What is needed –
Set down the entries once more exactly as they were written.

Data provided –

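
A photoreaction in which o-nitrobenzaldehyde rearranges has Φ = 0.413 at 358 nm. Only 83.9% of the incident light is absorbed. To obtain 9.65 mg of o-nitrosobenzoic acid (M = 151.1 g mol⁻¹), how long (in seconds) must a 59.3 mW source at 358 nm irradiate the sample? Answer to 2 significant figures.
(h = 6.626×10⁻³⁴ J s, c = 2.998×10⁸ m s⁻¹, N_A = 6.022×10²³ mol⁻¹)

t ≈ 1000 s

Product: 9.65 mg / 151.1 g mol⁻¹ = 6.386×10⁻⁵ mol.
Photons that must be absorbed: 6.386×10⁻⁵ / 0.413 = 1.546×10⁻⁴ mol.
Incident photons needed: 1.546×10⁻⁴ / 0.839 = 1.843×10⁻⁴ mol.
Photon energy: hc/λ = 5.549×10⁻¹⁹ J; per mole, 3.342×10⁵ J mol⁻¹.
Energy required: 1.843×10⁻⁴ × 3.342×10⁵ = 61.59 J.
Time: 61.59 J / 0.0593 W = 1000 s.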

Solution for this task –
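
A photoreaction in which o-nitrobenzaldehyde rearranges has Φ = 0.413 at 358 nm. Only 83.9% of the incident light is absorbed. To obtain 9.65 mg of o-nitrosobenzoic acid (M = 151.1 g mol⁻¹), how long (in seconds) must a 59.3 mW source at 358 nm irradiate the sample? Answer to 2 significant figures.
(h = 6.626×10⁻³⁴ J s, c = 2.998×10⁸ m s⁻¹, N_A = 6.022×10²³ mol⁻¹)

t ≈ 1000 s

Product: 9.65 mg / 151.1 g mol⁻¹ = 6.386×10⁻⁵ mol.
Photons that must be absorbed: 6.386×10⁻⁵ / 0.413 = 1.546×10⁻⁴ mol.
Incident photons needed: 1.546×10⁻⁴ / 0.839 = 1.843×10⁻⁴ mol.
Photon energy: hc/λ = 5.549×10⁻¹⁹ J; per mole, 3.342×10⁵ J mol⁻¹.
Energy required: 1.843×10⁻⁴ × 3.342×10⁵ = 61.59 J.
Time: 61.59 J / 0.0593 W = 1000 s.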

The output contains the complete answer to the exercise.